Collected data entries

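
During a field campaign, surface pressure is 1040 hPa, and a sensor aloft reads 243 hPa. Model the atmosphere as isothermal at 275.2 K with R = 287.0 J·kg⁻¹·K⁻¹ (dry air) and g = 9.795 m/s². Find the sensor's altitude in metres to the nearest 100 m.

z ≈ 11700 m

Scale height: H = RT/g = 287.0 × 275.2 / 9.795 = 8063.5 m.
Invert the barometric formula: z = H ln(P₀/P).
P₀/P = 1040/243 = 4.2798; ln(4.2798) = 1.4539.
z = 8063.5 × 1.4539 = 11724 m.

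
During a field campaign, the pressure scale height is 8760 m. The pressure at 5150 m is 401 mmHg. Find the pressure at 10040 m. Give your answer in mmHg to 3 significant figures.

P ≈ 229 mmHg

Between two levels, P₂ = P₁ exp(−Δz/H) with Δz = z₂ − z₁.
Δz = 10040 − 5150.0 = 4890.0 m; Δz/H = 4890.0/8760.0 = 0.55822.
P₂ = 401 × exp(−0.55822) = 401 × 0.57223 = 229.46 mmHg.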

> REQUIREMENT:
Reproduce, word for word, all of the entries above.

> ANSWER TO THIS TASK:
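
During a field campaign, surface pressure is 1040 hPa, and a sensor aloft reads 243 hPa. Model the atmosphere as isothermal at 275.2 K with R = 287.0 J·kg⁻¹·K⁻¹ (dry air) and g = 9.795 m/s². Find the sensor's altitude in metres to the nearest 100 m.

z ≈ 11700 m

Scale height: H = RT/g = 287.0 × 275.2 / 9.795 = 8063.5 m.
Invert the barometric formula: z = H ln(P₀/P).
P₀/P = 1040/243 = 4.2798; ln(4.2798) = 1.4539.
z = 8063.5 × 1.4539 = 11724 m.

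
During a field campaign, the pressure scale height is 8760 m. The pressure at 5150 m is 401 mmHg. Find the pressure at 10040 m. Give your answer in mmHg to 3 significant figures.

P ≈ 229 mmHg

Between two levels, P₂ = P₁ exp(−Δz/H) with Δz = z₂ − z₁.
Δz = 10040 − 5150.0 = 4890.0 m; Δz/H = 4890.0/8760.0 = 0.55822.
P₂ = 401 × exp(−0.55822) = 401 × 0.57223 = 229.46 mmHg.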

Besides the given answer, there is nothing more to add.